:: MATERIALS PROVIDED

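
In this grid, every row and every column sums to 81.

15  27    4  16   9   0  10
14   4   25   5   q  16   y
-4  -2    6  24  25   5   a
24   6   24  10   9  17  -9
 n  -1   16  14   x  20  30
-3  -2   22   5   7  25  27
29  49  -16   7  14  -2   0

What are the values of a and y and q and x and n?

Column 1: 15 + 14 − 4 + 24 − 3 + 29 = 75, so its missing entry is 81 − 75 = 6.
Row 5: 6 − 1 + 16 + 14 + 20 + 30 = 85, so its missing entry is 81 − 85 = -4.
Column 5: 9 + 25 + 9 − 4 + 7 + 14 = 60, so its missing entry is 81 − 60 = 21.
Row 3: -4 − 2 + 6 + 24 + 25 + 5 = 54, so its missing entry is 81 − 54 = 27.
Row 2: 14 + 4 + 25 + 5 + 21 + 16 = 85, so its missing entry is 81 − 85 = -4.

a = 27, y = -4, q = 21, x = -4, n = 6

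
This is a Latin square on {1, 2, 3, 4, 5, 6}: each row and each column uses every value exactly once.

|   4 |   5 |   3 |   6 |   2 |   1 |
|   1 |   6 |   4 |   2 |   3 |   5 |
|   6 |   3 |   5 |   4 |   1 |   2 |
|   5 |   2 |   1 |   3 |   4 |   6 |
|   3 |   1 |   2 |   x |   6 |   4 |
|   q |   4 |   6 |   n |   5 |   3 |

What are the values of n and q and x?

For row 6, column 1: column 1 already has {1, 3, 4, 5, 6}; that leaves 2.
Cell (6,4): row 6 already has {2, 3, 4, 5, 6} → 1.
Cell (5,4): row 5 already has {1, 2, 3, 4, 6} → 5.

n = 1, q = 2, x = 5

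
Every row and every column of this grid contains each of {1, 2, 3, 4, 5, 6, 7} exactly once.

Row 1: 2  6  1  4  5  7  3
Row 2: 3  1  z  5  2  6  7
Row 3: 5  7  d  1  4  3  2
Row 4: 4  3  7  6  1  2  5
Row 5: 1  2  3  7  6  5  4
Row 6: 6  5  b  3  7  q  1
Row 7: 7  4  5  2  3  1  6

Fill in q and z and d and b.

q = 4, z = 4, d = 6, b = 2

For row 6, column 6: column 6 already has {1, 2, 3, 5, 6, 7}; that leaves 4.
At (row 6, col 3): row 6 already has {1, 3, 4, 5, 6, 7}, so the value is 2.
Cell (2,3): row 2 already has {1, 2, 3, 5, 6, 7} → 4.
For row 3, column 3: row 3 already has {1, 2, 3, 4, 5, 7}; that leaves 6.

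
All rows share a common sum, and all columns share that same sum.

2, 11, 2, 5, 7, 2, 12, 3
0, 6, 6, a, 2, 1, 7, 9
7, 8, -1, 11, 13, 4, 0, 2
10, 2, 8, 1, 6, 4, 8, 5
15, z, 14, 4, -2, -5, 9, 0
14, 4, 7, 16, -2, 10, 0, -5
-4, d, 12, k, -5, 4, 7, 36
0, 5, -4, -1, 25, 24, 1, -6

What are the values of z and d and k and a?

z = 9, d = -1, k = -5, a = 13

Rows 1 and 3 both sum to 44, so that's the common total.
Row 5: 15 + 14 + 4 − 2 − 5 + 9 + 0 = 35, so its missing entry is 44 − 35 = 9.
Column 2: 11 + 6 + 8 + 2 + 9 + 4 + 5 = 45, so its missing entry is 44 − 45 = -1.
Row 7: -4 − 1 + 12 − 5 + 4 + 7 + 36 = 49, so its missing entry is 44 − 49 = -5.
Row 2: 0 + 6 + 6 + 2 + 1 + 7 + 9 = 31, so its missing entry is 44 − 31 = 13.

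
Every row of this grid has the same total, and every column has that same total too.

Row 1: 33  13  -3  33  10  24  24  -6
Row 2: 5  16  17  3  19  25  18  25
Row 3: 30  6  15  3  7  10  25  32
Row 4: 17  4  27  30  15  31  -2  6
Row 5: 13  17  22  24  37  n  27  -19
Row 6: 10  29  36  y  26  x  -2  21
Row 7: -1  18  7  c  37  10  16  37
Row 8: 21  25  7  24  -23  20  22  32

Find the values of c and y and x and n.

Rows 1 and 2 both sum to 128, so that's the common total.
Row 5: 13 + 17 + 22 + 24 + 37 + 27 − 19 = 121, so its missing entry is 128 − 121 = 7.
Row 7: -1 + 18 + 7 + 37 + 10 + 16 + 37 = 124, so its missing entry is 128 − 124 = 4.
Column 4: 33 + 3 + 3 + 30 + 24 + 4 + 24 = 121, so its missing entry is 128 − 121 = 7.
Row 6: 10 + 29 + 36 + 7 + 26 − 2 + 21 = 127, so its missing entry is 128 − 127 = 1.

c = 4, y = 7, x = 1, n = 7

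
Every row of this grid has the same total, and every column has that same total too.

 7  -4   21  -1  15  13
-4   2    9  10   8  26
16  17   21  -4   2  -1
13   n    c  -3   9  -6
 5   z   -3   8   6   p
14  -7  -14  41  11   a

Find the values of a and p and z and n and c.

Rows 1 and 2 both sum to 51, so that's the common total.
The known cells in row 6 total 45, leaving 51 − 45 = 6 for the blank.
The known cells in column 6 total 38, leaving 51 − 38 = 13 for the blank.
The known cells in column 3 total 34, leaving 51 − 34 = 17 for the blank.
The known cells in row 4 total 30, leaving 51 − 30 = 21 for the blank.
The known cells in row 5 total 29, leaving 51 − 29 = 22 for the blank.

a = 6, p = 13, z = 22, n = 21, c = 17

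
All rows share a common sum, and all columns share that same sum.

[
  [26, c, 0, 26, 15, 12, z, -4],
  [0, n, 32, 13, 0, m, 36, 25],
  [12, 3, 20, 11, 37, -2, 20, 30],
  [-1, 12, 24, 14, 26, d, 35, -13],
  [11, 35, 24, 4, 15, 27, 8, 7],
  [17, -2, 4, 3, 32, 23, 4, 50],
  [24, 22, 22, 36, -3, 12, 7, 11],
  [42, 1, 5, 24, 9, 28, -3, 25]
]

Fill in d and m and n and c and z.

Rows 3 and 5 both sum to 131, so that's the common total.
Column 7: 36 + 20 + 35 + 8 + 4 + 7 − 3 = 107, so its missing entry is 131 − 107 = 24.
Row 1: 26 + 0 + 26 + 15 + 12 + 24 − 4 = 99, so its missing entry is 131 − 99 = 32.
Column 2: 32 + 3 + 12 + 35 − 2 + 22 + 1 = 103, so its missing entry is 131 − 103 = 28.
Row 2: 0 + 28 + 32 + 13 + 0 + 36 + 25 = 134, so its missing entry is 131 − 134 = -3.
Row 4: -1 + 12 + 24 + 14 + 26 + 35 − 13 = 97, so its missing entry is 131 − 97 = 34.

d = 34, m = -3, n = 28, c = 32, z = 24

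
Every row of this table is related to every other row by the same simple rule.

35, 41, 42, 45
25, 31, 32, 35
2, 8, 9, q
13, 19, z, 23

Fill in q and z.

q = 12, z = 20

The difference between any two rows is the same in every column — this is an addition table with the headers hidden.
Row 3 minus row 1 is 2 − 35 = -33, so its entry in column 4 is 45 + (-33) = 12.
Row 4 minus row 1 is 13 − 35 = -22, so its entry in column 3 is 42 + (-22) = 20.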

::::

▶ [PROBLEM TO WORK ON]:
All of the records are to be reproduced exactly as they were given.

▶ [RESULT]:
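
In this grid, every row and every column sums to 81.

15  27    4  16   9   0  10
14   4   25   5   q  16   y
-4  -2    6  24  25   5   a
24   6   24  10   9  17  -9
 n  -1   16  14   x  20  30
-3  -2   22   5   7  25  27
29  49  -16   7  14  -2   0

What are the values of a and y and q and x and n?

Column 1: 15 + 14 − 4 + 24 − 3 + 29 = 75, so its missing entry is 81 − 75 = 6.
Row 5: 6 − 1 + 16 + 14 + 20 + 30 = 85, so its missing entry is 81 − 85 = -4.
Column 5: 9 + 25 + 9 − 4 + 7 + 14 = 60, so its missing entry is 81 − 60 = 21.
Row 3: -4 − 2 + 6 + 24 + 25 + 5 = 54, so its missing entry is 81 − 54 = 27.
Row 2: 14 + 4 + 25 + 5 + 21 + 16 = 85, so its missing entry is 81 − 85 = -4.

a = 27, y = -4, q = 21, x = -4, n = 6

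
This is a Latin square on {1, 2, 3, 4, 5, 6}: each row and each column uses every value exactly once.

|   4 |   5 |   3 |   6 |   2 |   1 |
|   1 |   6 |   4 |   2 |   3 |   5 |
|   6 |   3 |   5 |   4 |   1 |   2 |
|   5 |   2 |   1 |   3 |   4 |   6 |
|   3 |   1 |   2 |   x |   6 |   4 |
|   q |   4 |   6 |   n |   5 |   3 |

What are the values of n and q and x?

For row 6, column 1: column 1 already has {1, 3, 4, 5, 6}; that leaves 2.
Cell (6,4): row 6 already has {2, 3, 4, 5, 6} → 1.
Cell (5,4): row 5 already has {1, 2, 3, 4, 6} → 5.

n = 1, q = 2, x = 5

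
Every row and every column of this grid contains each of {1, 2, 3, 4, 5, 6, 7} exactly once.

Row 1: 2  6  1  4  5  7  3
Row 2: 3  1  z  5  2  6  7
Row 3: 5  7  d  1  4  3  2
Row 4: 4  3  7  6  1  2  5
Row 5: 1  2  3  7  6  5  4
Row 6: 6  5  b  3  7  q  1
Row 7: 7  4  5  2  3  1  6

Fill in q and z and d and b.

q = 4, z = 4, d = 6, b = 2

For row 6, column 6: column 6 already has {1, 2, 3, 5, 6, 7}; that leaves 4.
At (row 6, col 3): row 6 already has {1, 3, 4, 5, 6, 7}, so the value is 2.
Cell (2,3): row 2 already has {1, 2, 3, 5, 6, 7} → 4.
For row 3, column 3: row 3 already has {1, 2, 3, 4, 5, 7}; that leaves 6.

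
All rows share a common sum, and all columns share that same sum.

2, 11, 2, 5, 7, 2, 12, 3
0, 6, 6, a, 2, 1, 7, 9
7, 8, -1, 11, 13, 4, 0, 2
10, 2, 8, 1, 6, 4, 8, 5
15, z, 14, 4, -2, -5, 9, 0
14, 4, 7, 16, -2, 10, 0, -5
-4, d, 12, k, -5, 4, 7, 36
0, 5, -4, -1, 25, 24, 1, -6

What are the values of z and d and k and a?

z = 9, d = -1, k = -5, a = 13

Rows 1 and 3 both sum to 44, so that's the common total.
Row 5: 15 + 14 + 4 − 2 − 5 + 9 + 0 = 35, so its missing entry is 44 − 35 = 9.
Column 2: 11 + 6 + 8 + 2 + 9 + 4 + 5 = 45, so its missing entry is 44 − 45 = -1.
Row 7: -4 − 1 + 12 − 5 + 4 + 7 + 36 = 49, so its missing entry is 44 − 49 = -5.
Row 2: 0 + 6 + 6 + 2 + 1 + 7 + 9 = 31, so its missing entry is 44 − 31 = 13.

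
Every row of this grid has the same total, and every column has that same total too.

Row 1: 33  13  -3  33  10  24  24  -6
Row 2: 5  16  17  3  19  25  18  25
Row 3: 30  6  15  3  7  10  25  32
Row 4: 17  4  27  30  15  31  -2  6
Row 5: 13  17  22  24  37  n  27  -19
Row 6: 10  29  36  y  26  x  -2  21
Row 7: -1  18  7  c  37  10  16  37
Row 8: 21  25  7  24  -23  20  22  32

Find the values of c and y and x and n.

Rows 1 and 2 both sum to 128, so that's the common total.
Row 5: 13 + 17 + 22 + 24 + 37 + 27 − 19 = 121, so its missing entry is 128 − 121 = 7.
Row 7: -1 + 18 + 7 + 37 + 10 + 16 + 37 = 124, so its missing entry is 128 − 124 = 4.
Column 4: 33 + 3 + 3 + 30 + 24 + 4 + 24 = 121, so its missing entry is 128 − 121 = 7.
Row 6: 10 + 29 + 36 + 7 + 26 − 2 + 21 = 127, so its missing entry is 128 − 127 = 1.

c = 4, y = 7, x = 1, n = 7

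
Every row of this grid has the same total, and every column has that same total too.

 7  -4   21  -1  15  13
-4   2    9  10   8  26
16  17   21  -4   2  -1
13   n    c  -3   9  -6
 5   z   -3   8   6   p
14  -7  -14  41  11   a

Find the values of a and p and z and n and c.

Rows 1 and 2 both sum to 51, so that's the common total.
The known cells in row 6 total 45, leaving 51 − 45 = 6 for the blank.
The known cells in column 6 total 38, leaving 51 − 38 = 13 for the blank.
The known cells in column 3 total 34, leaving 51 − 34 = 17 for the blank.
The known cells in row 4 total 30, leaving 51 − 30 = 21 for the blank.
The known cells in row 5 total 29, leaving 51 − 29 = 22 for the blank.

a = 6, p = 13, z = 22, n = 21, c = 17

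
All rows share a common sum, and all columns share that same sum.

[
  [26, c, 0, 26, 15, 12, z, -4],
  [0, n, 32, 13, 0, m, 36, 25],
  [12, 3, 20, 11, 37, -2, 20, 30],
  [-1, 12, 24, 14, 26, d, 35, -13],
  [11, 35, 24, 4, 15, 27, 8, 7],
  [17, -2, 4, 3, 32, 23, 4, 50],
  [24, 22, 22, 36, -3, 12, 7, 11],
  [42, 1, 5, 24, 9, 28, -3, 25]
]

Fill in d and m and n and c and z.

Rows 3 and 5 both sum to 131, so that's the common total.
Column 7: 36 + 20 + 35 + 8 + 4 + 7 − 3 = 107, so its missing entry is 131 − 107 = 24.
Row 1: 26 + 0 + 26 + 15 + 12 + 24 − 4 = 99, so its missing entry is 131 − 99 = 32.
Column 2: 32 + 3 + 12 + 35 − 2 + 22 + 1 = 103, so its missing entry is 131 − 103 = 28.
Row 2: 0 + 28 + 32 + 13 + 0 + 36 + 25 = 134, so its missing entry is 131 − 134 = -3.
Row 4: -1 + 12 + 24 + 14 + 26 + 35 − 13 = 97, so its missing entry is 131 − 97 = 34.

d = 34, m = -3, n = 28, c = 32, z = 24

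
Every row of this table is related to every other row by the same simple rule.

35, 41, 42, 45
25, 31, 32, 35
2, 8, 9, q
13, 19, z, 23

Fill in q and z.

q = 12, z = 20

The difference between any two rows is the same in every column — this is an addition table with the headers hidden.
Row 3 minus row 1 is 2 − 35 = -33, so its entry in column 4 is 45 + (-33) = 12.
Row 4 minus row 1 is 13 − 35 = -22, so its entry in column 3 is 42 + (-22) = 20.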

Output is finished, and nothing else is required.